Saved entries
·····
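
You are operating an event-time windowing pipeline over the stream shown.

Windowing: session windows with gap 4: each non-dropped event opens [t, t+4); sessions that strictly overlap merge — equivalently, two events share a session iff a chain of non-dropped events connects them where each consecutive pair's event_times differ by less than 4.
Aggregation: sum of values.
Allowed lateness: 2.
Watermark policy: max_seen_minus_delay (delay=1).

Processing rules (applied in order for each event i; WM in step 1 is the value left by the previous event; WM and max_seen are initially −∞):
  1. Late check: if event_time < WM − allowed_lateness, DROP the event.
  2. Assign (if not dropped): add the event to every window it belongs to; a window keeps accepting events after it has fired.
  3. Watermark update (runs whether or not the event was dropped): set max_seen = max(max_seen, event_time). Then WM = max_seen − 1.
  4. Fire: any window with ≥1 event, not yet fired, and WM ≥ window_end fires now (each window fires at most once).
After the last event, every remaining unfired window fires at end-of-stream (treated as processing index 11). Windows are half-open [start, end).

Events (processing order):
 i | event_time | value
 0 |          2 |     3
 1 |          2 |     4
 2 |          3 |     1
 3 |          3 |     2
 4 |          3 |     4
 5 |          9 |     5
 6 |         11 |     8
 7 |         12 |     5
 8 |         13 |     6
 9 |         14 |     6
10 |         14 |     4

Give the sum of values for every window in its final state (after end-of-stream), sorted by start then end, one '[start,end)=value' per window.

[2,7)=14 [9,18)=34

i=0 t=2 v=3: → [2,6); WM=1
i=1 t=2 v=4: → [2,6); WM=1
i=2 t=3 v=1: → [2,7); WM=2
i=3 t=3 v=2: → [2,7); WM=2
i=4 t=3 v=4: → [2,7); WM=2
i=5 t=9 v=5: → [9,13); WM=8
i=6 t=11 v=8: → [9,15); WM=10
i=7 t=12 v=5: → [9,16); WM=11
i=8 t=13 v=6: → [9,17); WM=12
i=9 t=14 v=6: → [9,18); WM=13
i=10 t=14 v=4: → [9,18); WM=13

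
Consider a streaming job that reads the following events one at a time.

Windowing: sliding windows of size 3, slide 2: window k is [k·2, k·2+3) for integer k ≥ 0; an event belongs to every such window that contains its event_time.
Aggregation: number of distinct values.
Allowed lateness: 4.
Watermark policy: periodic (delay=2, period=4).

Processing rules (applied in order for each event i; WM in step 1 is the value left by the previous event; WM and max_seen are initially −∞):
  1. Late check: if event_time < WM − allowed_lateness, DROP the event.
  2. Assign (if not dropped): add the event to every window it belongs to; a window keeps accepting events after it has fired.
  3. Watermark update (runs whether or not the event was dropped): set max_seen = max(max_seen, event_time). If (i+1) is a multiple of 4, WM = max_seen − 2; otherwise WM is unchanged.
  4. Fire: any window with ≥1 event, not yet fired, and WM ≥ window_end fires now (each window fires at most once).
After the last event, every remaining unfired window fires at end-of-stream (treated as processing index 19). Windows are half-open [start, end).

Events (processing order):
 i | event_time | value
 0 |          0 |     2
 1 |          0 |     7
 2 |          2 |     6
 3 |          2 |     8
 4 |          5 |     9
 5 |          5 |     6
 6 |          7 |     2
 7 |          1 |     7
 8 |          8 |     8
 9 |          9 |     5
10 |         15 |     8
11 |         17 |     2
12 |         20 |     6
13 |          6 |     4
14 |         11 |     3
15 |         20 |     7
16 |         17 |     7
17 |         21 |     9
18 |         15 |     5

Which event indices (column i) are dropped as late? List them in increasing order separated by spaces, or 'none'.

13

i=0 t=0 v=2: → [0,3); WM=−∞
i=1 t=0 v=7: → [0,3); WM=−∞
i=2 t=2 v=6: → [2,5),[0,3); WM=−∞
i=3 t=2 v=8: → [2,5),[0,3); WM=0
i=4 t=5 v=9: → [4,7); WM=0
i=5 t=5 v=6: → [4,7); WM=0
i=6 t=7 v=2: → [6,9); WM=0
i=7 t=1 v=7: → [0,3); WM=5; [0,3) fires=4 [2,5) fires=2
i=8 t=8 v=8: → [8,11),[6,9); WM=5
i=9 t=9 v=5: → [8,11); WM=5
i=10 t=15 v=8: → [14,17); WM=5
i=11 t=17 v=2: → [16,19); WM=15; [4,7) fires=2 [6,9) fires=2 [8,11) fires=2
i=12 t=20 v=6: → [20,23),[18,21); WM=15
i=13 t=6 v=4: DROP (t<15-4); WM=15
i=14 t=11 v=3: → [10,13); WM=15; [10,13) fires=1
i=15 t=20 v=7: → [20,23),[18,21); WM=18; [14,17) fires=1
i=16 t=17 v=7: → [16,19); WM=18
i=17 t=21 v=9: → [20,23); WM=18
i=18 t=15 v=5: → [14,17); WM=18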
·····
◆ Instructions for the task:
Each record should be returned precisely as written.

◆ Solution for this exercise:
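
You are operating an event-time windowing pipeline over the stream shown.

Windowing: session windows with gap 4: each non-dropped event opens [t, t+4); sessions that strictly overlap merge — equivalently, two events share a session iff a chain of non-dropped events connects them where each consecutive pair's event_times differ by less than 4.
Aggregation: sum of values.
Allowed lateness: 2.
Watermark policy: max_seen_minus_delay (delay=1).

Processing rules (applied in order for each event i; WM in step 1 is the value left by the previous event; WM and max_seen are initially −∞):
  1. Late check: if event_time < WM − allowed_lateness, DROP the event.
  2. Assign (if not dropped): add the event to every window it belongs to; a window keeps accepting events after it has fired.
  3. Watermark update (runs whether or not the event was dropped): set max_seen = max(max_seen, event_time). Then WM = max_seen − 1.
  4. Fire: any window with ≥1 event, not yet fired, and WM ≥ window_end fires now (each window fires at most once).
After the last event, every remaining unfired window fires at end-of-stream (treated as processing index 11). Windows are half-open [start, end).

Events (processing order):
 i | event_time | value
 0 |          2 |     3
 1 |          2 |     4
 2 |          3 |     1
 3 |          3 |     2
 4 |          3 |     4
 5 |          9 |     5
 6 |         11 |     8
 7 |         12 |     5
 8 |         13 |     6
 9 |         14 |     6
10 |         14 |     4

Give the sum of values for every window in its final state (after end-of-stream), sorted by start then end, one '[start,end)=value' per window.

[2,7)=14 [9,18)=34

i=0 t=2 v=3: → [2,6); WM=1
i=1 t=2 v=4: → [2,6); WM=1
i=2 t=3 v=1: → [2,7); WM=2
i=3 t=3 v=2: → [2,7); WM=2
i=4 t=3 v=4: → [2,7); WM=2
i=5 t=9 v=5: → [9,13); WM=8
i=6 t=11 v=8: → [9,15); WM=10
i=7 t=12 v=5: → [9,16); WM=11
i=8 t=13 v=6: → [9,17); WM=12
i=9 t=14 v=6: → [9,18); WM=13
i=10 t=14 v=4: → [9,18); WM=13

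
Consider a streaming job that reads the following events one at a time.

Windowing: sliding windows of size 3, slide 2: window k is [k·2, k·2+3) for integer k ≥ 0; an event belongs to every such window that contains its event_time.
Aggregation: number of distinct values.
Allowed lateness: 4.
Watermark policy: periodic (delay=2, period=4).

Processing rules (applied in order for each event i; WM in step 1 is the value left by the previous event; WM and max_seen are initially −∞):
  1. Late check: if event_time < WM − allowed_lateness, DROP the event.
  2. Assign (if not dropped): add the event to every window it belongs to; a window keeps accepting events after it has fired.
  3. Watermark update (runs whether or not the event was dropped): set max_seen = max(max_seen, event_time). If (i+1) is a multiple of 4, WM = max_seen − 2; otherwise WM is unchanged.
  4. Fire: any window with ≥1 event, not yet fired, and WM ≥ window_end fires now (each window fires at most once).
After the last event, every remaining unfired window fires at end-of-stream (treated as processing index 19). Windows are half-open [start, end).

Events (processing order):
 i | event_time | value
 0 |          0 |     2
 1 |          0 |     7
 2 |          2 |     6
 3 |          2 |     8
 4 |          5 |     9
 5 |          5 |     6
 6 |          7 |     2
 7 |          1 |     7
 8 |          8 |     8
 9 |          9 |     5
10 |         15 |     8
11 |         17 |     2
12 |         20 |     6
13 |          6 |     4
14 |         11 |     3
15 |         20 |     7
16 |         17 |     7
17 |         21 |     9
18 |         15 |     5

Which event indices (column i) are dropped as late? List them in increasing order separated by spaces, or 'none'.

13

i=0 t=0 v=2: → [0,3); WM=−∞
i=1 t=0 v=7: → [0,3); WM=−∞
i=2 t=2 v=6: → [2,5),[0,3); WM=−∞
i=3 t=2 v=8: → [2,5),[0,3); WM=0
i=4 t=5 v=9: → [4,7); WM=0
i=5 t=5 v=6: → [4,7); WM=0
i=6 t=7 v=2: → [6,9); WM=0
i=7 t=1 v=7: → [0,3); WM=5; [0,3) fires=4 [2,5) fires=2
i=8 t=8 v=8: → [8,11),[6,9); WM=5
i=9 t=9 v=5: → [8,11); WM=5
i=10 t=15 v=8: → [14,17); WM=5
i=11 t=17 v=2: → [16,19); WM=15; [4,7) fires=2 [6,9) fires=2 [8,11) fires=2
i=12 t=20 v=6: → [20,23),[18,21); WM=15
i=13 t=6 v=4: DROP (t<15-4); WM=15
i=14 t=11 v=3: → [10,13); WM=15; [10,13) fires=1
i=15 t=20 v=7: → [20,23),[18,21); WM=18; [14,17) fires=1
i=16 t=17 v=7: → [16,19); WM=18
i=17 t=21 v=9: → [20,23); WM=18
i=18 t=15 v=5: → [14,17); WM=18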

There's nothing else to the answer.